Scan the data. Collect each line that contains the word "last".

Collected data
↓
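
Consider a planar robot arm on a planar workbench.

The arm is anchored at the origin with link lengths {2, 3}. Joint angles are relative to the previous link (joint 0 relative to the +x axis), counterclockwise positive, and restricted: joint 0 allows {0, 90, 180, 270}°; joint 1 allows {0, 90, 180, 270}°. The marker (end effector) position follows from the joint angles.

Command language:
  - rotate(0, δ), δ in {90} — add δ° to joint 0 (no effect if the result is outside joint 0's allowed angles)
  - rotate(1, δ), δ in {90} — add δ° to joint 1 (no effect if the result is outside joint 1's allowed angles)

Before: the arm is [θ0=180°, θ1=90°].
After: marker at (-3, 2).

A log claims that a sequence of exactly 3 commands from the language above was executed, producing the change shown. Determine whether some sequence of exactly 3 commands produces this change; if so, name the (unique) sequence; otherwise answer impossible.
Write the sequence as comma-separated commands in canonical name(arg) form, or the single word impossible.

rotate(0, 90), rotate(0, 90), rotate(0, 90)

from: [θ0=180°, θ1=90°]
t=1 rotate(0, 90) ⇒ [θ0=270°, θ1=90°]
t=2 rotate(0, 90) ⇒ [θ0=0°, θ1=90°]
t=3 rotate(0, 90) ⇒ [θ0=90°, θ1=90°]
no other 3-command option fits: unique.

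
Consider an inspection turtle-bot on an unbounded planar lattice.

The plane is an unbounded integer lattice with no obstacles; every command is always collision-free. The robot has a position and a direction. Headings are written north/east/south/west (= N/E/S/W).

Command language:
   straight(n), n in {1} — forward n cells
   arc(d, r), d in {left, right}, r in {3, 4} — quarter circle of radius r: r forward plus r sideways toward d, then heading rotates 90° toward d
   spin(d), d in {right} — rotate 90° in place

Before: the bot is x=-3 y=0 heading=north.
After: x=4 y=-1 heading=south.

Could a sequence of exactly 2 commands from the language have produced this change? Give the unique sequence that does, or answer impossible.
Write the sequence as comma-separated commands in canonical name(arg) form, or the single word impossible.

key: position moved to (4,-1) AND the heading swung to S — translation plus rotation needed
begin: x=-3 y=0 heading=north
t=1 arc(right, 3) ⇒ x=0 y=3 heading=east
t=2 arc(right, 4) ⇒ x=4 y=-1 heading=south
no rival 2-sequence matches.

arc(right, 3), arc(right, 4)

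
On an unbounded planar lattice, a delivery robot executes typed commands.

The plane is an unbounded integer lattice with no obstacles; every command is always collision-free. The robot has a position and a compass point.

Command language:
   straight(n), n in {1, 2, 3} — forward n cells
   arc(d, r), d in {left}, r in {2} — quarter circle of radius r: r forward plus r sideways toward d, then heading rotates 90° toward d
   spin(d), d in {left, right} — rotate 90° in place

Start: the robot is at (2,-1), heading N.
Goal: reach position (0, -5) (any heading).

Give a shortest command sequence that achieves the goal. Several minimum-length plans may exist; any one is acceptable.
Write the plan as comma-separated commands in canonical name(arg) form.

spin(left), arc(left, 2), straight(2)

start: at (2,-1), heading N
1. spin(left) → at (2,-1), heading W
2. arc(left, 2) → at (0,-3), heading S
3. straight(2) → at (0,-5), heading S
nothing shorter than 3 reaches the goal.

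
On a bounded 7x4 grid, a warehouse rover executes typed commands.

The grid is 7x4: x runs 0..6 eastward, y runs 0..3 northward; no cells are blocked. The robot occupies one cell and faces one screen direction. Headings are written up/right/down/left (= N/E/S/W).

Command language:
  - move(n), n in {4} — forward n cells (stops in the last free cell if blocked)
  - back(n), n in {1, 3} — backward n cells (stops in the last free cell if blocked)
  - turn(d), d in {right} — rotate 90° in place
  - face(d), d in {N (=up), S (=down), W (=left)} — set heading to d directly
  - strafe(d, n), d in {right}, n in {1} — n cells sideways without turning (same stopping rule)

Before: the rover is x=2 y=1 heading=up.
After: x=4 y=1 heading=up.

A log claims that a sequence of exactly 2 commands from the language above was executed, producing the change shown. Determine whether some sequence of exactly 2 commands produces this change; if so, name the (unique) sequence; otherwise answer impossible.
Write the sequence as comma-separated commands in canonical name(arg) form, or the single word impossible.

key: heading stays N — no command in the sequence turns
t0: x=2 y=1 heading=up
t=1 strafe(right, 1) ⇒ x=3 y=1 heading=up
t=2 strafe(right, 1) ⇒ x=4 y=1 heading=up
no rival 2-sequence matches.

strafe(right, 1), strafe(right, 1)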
↑
#### OUTPUT OF THE TASK
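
  - move(n), n in {4} — forward n cells (stops in the last free cell if blocked)
  - back(n), n in {1, 3} — backward n cells (stops in the last free cell if blocked)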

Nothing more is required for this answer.